* _WHAT IS NEEDED_
Your answer must be every line of the data that contains "meshing".

* _RECORDS SUPPLIED_
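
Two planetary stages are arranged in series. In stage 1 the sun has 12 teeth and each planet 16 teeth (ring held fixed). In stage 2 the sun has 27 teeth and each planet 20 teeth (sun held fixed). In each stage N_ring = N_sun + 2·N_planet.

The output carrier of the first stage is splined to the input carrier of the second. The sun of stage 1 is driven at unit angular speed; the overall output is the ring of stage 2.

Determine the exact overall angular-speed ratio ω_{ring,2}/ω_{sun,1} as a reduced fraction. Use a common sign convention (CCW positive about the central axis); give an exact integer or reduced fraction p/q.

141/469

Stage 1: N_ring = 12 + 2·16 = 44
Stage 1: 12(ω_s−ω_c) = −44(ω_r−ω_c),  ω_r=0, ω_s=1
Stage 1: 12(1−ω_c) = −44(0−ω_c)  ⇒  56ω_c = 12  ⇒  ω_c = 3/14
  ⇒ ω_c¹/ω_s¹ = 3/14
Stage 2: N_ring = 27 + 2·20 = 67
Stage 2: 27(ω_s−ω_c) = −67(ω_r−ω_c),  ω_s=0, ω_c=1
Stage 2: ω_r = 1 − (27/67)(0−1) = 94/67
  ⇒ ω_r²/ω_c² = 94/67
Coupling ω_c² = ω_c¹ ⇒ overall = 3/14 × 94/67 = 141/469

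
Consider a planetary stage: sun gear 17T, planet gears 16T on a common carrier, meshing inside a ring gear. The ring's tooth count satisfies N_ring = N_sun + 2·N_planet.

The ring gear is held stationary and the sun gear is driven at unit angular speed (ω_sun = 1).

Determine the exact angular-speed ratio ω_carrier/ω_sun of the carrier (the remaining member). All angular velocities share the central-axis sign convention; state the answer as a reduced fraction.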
--
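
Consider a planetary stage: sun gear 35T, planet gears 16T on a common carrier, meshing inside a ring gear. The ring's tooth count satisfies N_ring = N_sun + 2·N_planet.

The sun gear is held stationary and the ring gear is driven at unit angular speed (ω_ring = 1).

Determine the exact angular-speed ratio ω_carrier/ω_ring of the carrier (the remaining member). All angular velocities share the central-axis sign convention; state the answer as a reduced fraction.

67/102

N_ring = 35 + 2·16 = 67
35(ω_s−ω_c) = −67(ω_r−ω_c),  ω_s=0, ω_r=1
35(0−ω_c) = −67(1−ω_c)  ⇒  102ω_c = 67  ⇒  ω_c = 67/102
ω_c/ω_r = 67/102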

* _RESPONSE TO THE EXERCISE_
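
Consider a planetary stage: sun gear 17T, planet gears 16T on a common carrier, meshing inside a ring gear. The ring's tooth count satisfies N_ring = N_sun + 2·N_planet.
Consider a planetary stage: sun gear 35T, planet gears 16T on a common carrier, meshing inside a ring gear. The ring's tooth count satisfies N_ring = N_sun + 2·N_planet.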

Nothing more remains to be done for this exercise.